_ASSIGNMENT:_ Restate the listing below word for word.

_DATA PROVIDED:_
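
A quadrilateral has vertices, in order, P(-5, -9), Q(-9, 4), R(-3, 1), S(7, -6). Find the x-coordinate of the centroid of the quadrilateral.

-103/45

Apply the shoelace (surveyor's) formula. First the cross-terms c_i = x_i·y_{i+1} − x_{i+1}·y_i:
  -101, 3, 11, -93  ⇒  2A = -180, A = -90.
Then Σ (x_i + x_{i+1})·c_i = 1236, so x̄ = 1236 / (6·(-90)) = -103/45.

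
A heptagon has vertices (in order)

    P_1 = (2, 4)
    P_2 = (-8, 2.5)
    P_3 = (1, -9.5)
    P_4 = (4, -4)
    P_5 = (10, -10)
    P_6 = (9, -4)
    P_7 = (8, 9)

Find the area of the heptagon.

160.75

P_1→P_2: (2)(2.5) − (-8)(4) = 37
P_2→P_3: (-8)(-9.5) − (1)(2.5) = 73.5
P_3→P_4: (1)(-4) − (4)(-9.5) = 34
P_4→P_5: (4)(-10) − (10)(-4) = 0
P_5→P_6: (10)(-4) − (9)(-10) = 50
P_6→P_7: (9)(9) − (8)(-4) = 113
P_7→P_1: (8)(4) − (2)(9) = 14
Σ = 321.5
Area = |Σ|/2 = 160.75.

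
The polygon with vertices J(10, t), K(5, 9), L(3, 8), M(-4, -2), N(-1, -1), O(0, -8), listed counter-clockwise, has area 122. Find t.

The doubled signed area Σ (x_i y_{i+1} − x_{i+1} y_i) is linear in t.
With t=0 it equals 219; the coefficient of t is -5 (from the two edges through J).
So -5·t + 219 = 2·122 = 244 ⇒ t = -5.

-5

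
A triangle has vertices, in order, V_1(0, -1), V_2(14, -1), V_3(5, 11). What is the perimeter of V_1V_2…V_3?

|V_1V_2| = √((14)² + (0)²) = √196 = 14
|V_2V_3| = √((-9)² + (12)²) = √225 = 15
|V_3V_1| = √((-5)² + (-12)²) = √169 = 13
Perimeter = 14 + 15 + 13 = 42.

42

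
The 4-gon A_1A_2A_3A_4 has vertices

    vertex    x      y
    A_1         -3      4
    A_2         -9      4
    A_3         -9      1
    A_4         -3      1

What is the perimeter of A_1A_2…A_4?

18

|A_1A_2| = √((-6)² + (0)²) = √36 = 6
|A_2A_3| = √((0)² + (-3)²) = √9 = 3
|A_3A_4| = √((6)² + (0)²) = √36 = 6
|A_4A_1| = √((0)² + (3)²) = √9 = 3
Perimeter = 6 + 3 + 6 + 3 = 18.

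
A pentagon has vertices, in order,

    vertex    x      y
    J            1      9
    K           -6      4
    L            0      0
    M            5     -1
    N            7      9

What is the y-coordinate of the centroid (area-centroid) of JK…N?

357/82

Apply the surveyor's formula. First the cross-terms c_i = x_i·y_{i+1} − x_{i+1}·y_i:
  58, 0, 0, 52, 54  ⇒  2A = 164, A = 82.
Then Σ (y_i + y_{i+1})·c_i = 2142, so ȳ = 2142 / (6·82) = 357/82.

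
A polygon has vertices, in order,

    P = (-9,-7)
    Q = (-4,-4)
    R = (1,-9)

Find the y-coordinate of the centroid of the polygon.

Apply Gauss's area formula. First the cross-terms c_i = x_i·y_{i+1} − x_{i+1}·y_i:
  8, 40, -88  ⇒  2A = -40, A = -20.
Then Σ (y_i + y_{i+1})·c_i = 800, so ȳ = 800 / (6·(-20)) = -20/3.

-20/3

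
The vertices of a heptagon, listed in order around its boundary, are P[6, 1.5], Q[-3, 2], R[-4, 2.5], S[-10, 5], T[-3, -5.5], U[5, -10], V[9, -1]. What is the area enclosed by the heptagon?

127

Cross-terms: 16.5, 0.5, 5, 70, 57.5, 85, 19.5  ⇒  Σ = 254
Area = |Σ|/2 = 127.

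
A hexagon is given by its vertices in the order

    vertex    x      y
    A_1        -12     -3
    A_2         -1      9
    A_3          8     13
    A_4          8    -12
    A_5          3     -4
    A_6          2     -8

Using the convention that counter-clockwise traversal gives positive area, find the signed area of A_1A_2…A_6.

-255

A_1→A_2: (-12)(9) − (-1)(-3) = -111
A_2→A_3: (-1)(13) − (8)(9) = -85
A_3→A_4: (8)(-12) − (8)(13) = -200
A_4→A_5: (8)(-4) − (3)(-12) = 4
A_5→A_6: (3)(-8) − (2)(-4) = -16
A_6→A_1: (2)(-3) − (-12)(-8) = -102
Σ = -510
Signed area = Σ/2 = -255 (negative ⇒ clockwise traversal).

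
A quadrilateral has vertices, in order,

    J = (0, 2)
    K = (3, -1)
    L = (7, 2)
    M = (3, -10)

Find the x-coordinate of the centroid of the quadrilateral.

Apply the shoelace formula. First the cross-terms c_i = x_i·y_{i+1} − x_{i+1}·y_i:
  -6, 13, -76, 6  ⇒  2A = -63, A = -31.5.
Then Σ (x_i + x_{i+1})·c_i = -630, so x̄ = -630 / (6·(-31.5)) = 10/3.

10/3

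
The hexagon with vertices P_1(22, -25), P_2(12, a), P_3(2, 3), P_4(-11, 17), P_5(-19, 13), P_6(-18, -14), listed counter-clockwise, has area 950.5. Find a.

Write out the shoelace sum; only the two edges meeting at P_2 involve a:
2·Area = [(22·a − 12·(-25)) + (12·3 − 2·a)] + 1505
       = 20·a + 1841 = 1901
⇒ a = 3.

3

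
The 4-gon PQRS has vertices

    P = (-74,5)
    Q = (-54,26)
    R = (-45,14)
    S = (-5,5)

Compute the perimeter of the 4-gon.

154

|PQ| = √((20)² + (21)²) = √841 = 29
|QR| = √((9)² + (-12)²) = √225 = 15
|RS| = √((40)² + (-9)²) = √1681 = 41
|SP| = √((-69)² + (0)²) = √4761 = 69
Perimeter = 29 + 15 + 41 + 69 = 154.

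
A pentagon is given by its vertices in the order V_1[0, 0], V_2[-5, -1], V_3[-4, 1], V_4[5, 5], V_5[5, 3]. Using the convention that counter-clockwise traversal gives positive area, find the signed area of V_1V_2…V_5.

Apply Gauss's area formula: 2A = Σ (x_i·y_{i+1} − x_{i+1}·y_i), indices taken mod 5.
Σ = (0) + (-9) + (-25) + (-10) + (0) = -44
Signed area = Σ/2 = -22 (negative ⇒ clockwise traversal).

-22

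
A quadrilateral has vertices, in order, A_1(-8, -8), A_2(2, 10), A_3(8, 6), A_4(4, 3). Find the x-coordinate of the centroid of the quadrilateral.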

_RESULT BELOW:_
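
A quadrilateral has vertices, in order, P(-5, -9), Q(-9, 4), R(-3, 1), S(7, -6). Find the x-coordinate of the centroid of the quadrilateral.

-103/45

Apply the shoelace (surveyor's) formula. First the cross-terms c_i = x_i·y_{i+1} − x_{i+1}·y_i:
  -101, 3, 11, -93  ⇒  2A = -180, A = -90.
Then Σ (x_i + x_{i+1})·c_i = 1236, so x̄ = 1236 / (6·(-90)) = -103/45.

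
A heptagon has vertices (in order)

    P_1 = (2, 4)
    P_2 = (-8, 2.5)
    P_3 = (1, -9.5)
    P_4 = (4, -4)
    P_5 = (10, -10)
    P_6 = (9, -4)
    P_7 = (8, 9)

Find the area of the heptagon.

160.75

P_1→P_2: (2)(2.5) − (-8)(4) = 37
P_2→P_3: (-8)(-9.5) − (1)(2.5) = 73.5
P_3→P_4: (1)(-4) − (4)(-9.5) = 34
P_4→P_5: (4)(-10) − (10)(-4) = 0
P_5→P_6: (10)(-4) − (9)(-10) = 50
P_6→P_7: (9)(9) − (8)(-4) = 113
P_7→P_1: (8)(4) − (2)(9) = 14
Σ = 321.5
Area = |Σ|/2 = 160.75.

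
The polygon with vertices J(10, t), K(5, 9), L(3, 8), M(-4, -2), N(-1, -1), O(0, -8), listed counter-clockwise, has area 122. Find t.

The doubled signed area Σ (x_i y_{i+1} − x_{i+1} y_i) is linear in t.
With t=0 it equals 219; the coefficient of t is -5 (from the two edges through J).
So -5·t + 219 = 2·122 = 244 ⇒ t = -5.

-5

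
A triangle has vertices, in order, V_1(0, -1), V_2(14, -1), V_3(5, 11). What is the perimeter of V_1V_2…V_3?

|V_1V_2| = √((14)² + (0)²) = √196 = 14
|V_2V_3| = √((-9)² + (12)²) = √225 = 15
|V_3V_1| = √((-5)² + (-12)²) = √169 = 13
Perimeter = 14 + 15 + 13 = 42.

42

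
The 4-gon A_1A_2A_3A_4 has vertices

    vertex    x      y
    A_1         -3      4
    A_2         -9      4
    A_3         -9      1
    A_4         -3      1

What is the perimeter of A_1A_2…A_4?

18

|A_1A_2| = √((-6)² + (0)²) = √36 = 6
|A_2A_3| = √((0)² + (-3)²) = √9 = 3
|A_3A_4| = √((6)² + (0)²) = √36 = 6
|A_4A_1| = √((0)² + (3)²) = √9 = 3
Perimeter = 6 + 3 + 6 + 3 = 18.

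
A pentagon has vertices, in order,

    vertex    x      y
    J            1      9
    K           -6      4
    L            0      0
    M            5     -1
    N            7      9

What is the y-coordinate of the centroid (area-centroid) of JK…N?

357/82

Apply the surveyor's formula. First the cross-terms c_i = x_i·y_{i+1} − x_{i+1}·y_i:
  58, 0, 0, 52, 54  ⇒  2A = 164, A = 82.
Then Σ (y_i + y_{i+1})·c_i = 2142, so ȳ = 2142 / (6·82) = 357/82.

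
A polygon has vertices, in order,

    P = (-9,-7)
    Q = (-4,-4)
    R = (1,-9)

Find the y-coordinate of the centroid of the polygon.

Apply Gauss's area formula. First the cross-terms c_i = x_i·y_{i+1} − x_{i+1}·y_i:
  8, 40, -88  ⇒  2A = -40, A = -20.
Then Σ (y_i + y_{i+1})·c_i = 800, so ȳ = 800 / (6·(-20)) = -20/3.

-20/3

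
The vertices of a heptagon, listed in order around its boundary, are P[6, 1.5], Q[-3, 2], R[-4, 2.5], S[-10, 5], T[-3, -5.5], U[5, -10], V[9, -1]. What is the area enclosed by the heptagon?

127

Cross-terms: 16.5, 0.5, 5, 70, 57.5, 85, 19.5  ⇒  Σ = 254
Area = |Σ|/2 = 127.

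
A hexagon is given by its vertices in the order

    vertex    x      y
    A_1        -12     -3
    A_2         -1      9
    A_3          8     13
    A_4          8    -12
    A_5          3     -4
    A_6          2     -8

Using the convention that counter-clockwise traversal gives positive area, find the signed area of A_1A_2…A_6.

-255

A_1→A_2: (-12)(9) − (-1)(-3) = -111
A_2→A_3: (-1)(13) − (8)(9) = -85
A_3→A_4: (8)(-12) − (8)(13) = -200
A_4→A_5: (8)(-4) − (3)(-12) = 4
A_5→A_6: (3)(-8) − (2)(-4) = -16
A_6→A_1: (2)(-3) − (-12)(-8) = -102
Σ = -510
Signed area = Σ/2 = -255 (negative ⇒ clockwise traversal).

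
A quadrilateral has vertices, in order,

    J = (0, 2)
    K = (3, -1)
    L = (7, 2)
    M = (3, -10)

Find the x-coordinate of the centroid of the quadrilateral.

Apply the shoelace formula. First the cross-terms c_i = x_i·y_{i+1} − x_{i+1}·y_i:
  -6, 13, -76, 6  ⇒  2A = -63, A = -31.5.
Then Σ (x_i + x_{i+1})·c_i = -630, so x̄ = -630 / (6·(-31.5)) = 10/3.

10/3

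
The hexagon with vertices P_1(22, -25), P_2(12, a), P_3(2, 3), P_4(-11, 17), P_5(-19, 13), P_6(-18, -14), listed counter-clockwise, has area 950.5. Find a.

Write out the shoelace sum; only the two edges meeting at P_2 involve a:
2·Area = [(22·a − 12·(-25)) + (12·3 − 2·a)] + 1505
       = 20·a + 1841 = 1901
⇒ a = 3.

3

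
The 4-gon PQRS has vertices

    P = (-74,5)
    Q = (-54,26)
    R = (-45,14)
    S = (-5,5)

Compute the perimeter of the 4-gon.

154

|PQ| = √((20)² + (21)²) = √841 = 29
|QR| = √((9)² + (-12)²) = √225 = 15
|RS| = √((40)² + (-9)²) = √1681 = 41
|SP| = √((-69)² + (0)²) = √4761 = 69
Perimeter = 29 + 15 + 41 + 69 = 154.

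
A pentagon is given by its vertices in the order V_1[0, 0], V_2[-5, -1], V_3[-4, 1], V_4[5, 5], V_5[5, 3]. Using the convention that counter-clockwise traversal gives positive area, find the signed area of V_1V_2…V_5.

Apply Gauss's area formula: 2A = Σ (x_i·y_{i+1} − x_{i+1}·y_i), indices taken mod 5.
Σ = (0) + (-9) + (-25) + (-10) + (0) = -44
Signed area = Σ/2 = -22 (negative ⇒ clockwise traversal).

-22

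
A quadrilateral has vertices, in order, A_1(-8, -8), A_2(2, 10), A_3(8, 6), A_4(4, 3). Find the x-coordinate of the centroid of the quadrilateral.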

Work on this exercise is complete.